┌────────

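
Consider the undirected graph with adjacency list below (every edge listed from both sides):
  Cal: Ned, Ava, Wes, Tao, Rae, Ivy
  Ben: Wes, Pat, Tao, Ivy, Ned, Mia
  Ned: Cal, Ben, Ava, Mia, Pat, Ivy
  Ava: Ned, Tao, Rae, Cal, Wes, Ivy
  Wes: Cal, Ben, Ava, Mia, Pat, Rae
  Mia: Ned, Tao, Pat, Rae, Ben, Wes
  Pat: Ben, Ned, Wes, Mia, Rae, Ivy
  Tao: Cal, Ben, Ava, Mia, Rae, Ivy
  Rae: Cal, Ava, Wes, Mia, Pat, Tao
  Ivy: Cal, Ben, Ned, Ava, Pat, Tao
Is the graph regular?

Degrees: Cal:6, Ben:6, Ned:6, Ava:6, Wes:6, Mia:6, Pat:6, Tao:6, Rae:6, Ivy:6
Every vertex has degree 6, so the graph is 6-regular.

Yes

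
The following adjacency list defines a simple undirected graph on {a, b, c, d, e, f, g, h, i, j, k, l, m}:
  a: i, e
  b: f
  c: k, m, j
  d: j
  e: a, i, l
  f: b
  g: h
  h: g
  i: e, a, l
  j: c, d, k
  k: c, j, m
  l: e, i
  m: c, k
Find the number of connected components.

Component: {b, f}
Component: {g, h}
Component: {a, e, i, l}
Component: {c, d, j, k, m}

4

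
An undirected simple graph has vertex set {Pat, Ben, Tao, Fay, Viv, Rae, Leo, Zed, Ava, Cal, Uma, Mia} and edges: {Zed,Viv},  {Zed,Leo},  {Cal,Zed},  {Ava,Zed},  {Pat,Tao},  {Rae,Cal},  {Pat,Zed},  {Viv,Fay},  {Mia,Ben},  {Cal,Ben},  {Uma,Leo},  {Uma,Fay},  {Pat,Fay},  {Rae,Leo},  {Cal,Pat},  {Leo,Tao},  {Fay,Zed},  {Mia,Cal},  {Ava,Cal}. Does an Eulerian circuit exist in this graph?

Yes

Degrees: Pat:4, Ben:2, Tao:2, Fay:4, Viv:2, Rae:2, Leo:4, Zed:6, Ava:2, Cal:6, Uma:2, Mia:2
All degrees are even and the non-isolated vertices are connected — an Eulerian circuit exists.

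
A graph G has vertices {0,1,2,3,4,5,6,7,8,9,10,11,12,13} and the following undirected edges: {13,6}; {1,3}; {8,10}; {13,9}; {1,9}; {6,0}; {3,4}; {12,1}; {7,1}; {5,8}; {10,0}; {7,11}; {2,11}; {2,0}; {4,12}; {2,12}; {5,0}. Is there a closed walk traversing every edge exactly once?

No

Degrees: 0:4, 1:4, 2:3, 3:2, 4:2, 5:2, 6:2, 7:2, 8:2, 9:2, 10:2, 11:2, 12:3, 13:2
Vertices with odd degree: 2, 12. An Eulerian circuit requires all degrees even.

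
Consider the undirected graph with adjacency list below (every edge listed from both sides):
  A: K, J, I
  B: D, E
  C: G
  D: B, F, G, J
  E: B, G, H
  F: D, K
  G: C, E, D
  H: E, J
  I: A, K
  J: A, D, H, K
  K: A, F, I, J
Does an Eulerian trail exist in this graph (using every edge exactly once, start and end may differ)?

Degrees: A:3, B:2, C:1, D:4, E:3, F:2, G:3, H:2, I:2, J:4, K:4
Odd-degree vertices: A, C, E, G (4 total).
An Eulerian trail requires 0 or 2 odd-degree vertices; here there are 4.

No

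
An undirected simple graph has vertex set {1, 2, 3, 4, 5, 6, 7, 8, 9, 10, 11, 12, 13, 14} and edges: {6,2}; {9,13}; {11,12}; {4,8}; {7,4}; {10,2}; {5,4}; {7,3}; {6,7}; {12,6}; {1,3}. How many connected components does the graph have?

Component: {14}
Component: {9, 13}
Component: {1, 2, 3, 4, 5, 6, 7, 8, 10, 11, 12}

3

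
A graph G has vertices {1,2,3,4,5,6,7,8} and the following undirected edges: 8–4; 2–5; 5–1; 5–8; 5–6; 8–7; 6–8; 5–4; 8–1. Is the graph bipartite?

The cycle 4-5-8-4 has length 3, which is odd, so the graph is not bipartite.

No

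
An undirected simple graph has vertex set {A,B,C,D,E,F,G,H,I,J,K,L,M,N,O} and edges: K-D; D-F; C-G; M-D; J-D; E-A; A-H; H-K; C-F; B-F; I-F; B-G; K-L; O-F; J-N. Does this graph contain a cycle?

|V| = 15, |E| = 15, number of components = 1.
One cycle is F-C-G-B-F.

Yes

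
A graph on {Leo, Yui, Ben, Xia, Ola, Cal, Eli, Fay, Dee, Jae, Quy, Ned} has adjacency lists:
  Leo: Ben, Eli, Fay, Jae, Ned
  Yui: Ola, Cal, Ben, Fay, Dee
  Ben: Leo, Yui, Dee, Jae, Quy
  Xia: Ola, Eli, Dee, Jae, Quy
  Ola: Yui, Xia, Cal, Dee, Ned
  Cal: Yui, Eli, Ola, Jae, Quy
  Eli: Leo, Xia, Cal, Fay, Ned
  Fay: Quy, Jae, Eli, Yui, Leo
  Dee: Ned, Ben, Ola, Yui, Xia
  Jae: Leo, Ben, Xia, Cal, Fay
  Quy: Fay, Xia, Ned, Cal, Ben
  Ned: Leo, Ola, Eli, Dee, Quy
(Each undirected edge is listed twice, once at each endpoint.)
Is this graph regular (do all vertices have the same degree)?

Yes

Degrees: Leo:5, Yui:5, Ben:5, Xia:5, Ola:5, Cal:5, Eli:5, Fay:5, Dee:5, Jae:5, Quy:5, Ned:5
All degrees equal 5; the graph is regular.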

└────────

__EXERCISE DETAILS__:
Nothing before the line containing "Fay: Quy, Jae, Eli, Yui, Leo" should be repeated; repeat that line and all later lines through the end of the data above, exactly.

__RESULT OF THIS TASK__:
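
  Fay: Quy, Jae, Eli, Yui, Leo
  Dee: Ned, Ben, Ola, Yui, Xia
  Jae: Leo, Ben, Xia, Cal, Fay
  Quy: Fay, Xia, Ned, Cal, Ben
  Ned: Leo, Ola, Eli, Dee, Quy
(Each undirected edge is listed twice, once at each endpoint.)
Is this graph regular (do all vertices have the same degree)?

Yes

Degrees: Leo:5, Yui:5, Ben:5, Xia:5, Ola:5, Cal:5, Eli:5, Fay:5, Dee:5, Jae:5, Quy:5, Ned:5
All degrees equal 5; the graph is regular.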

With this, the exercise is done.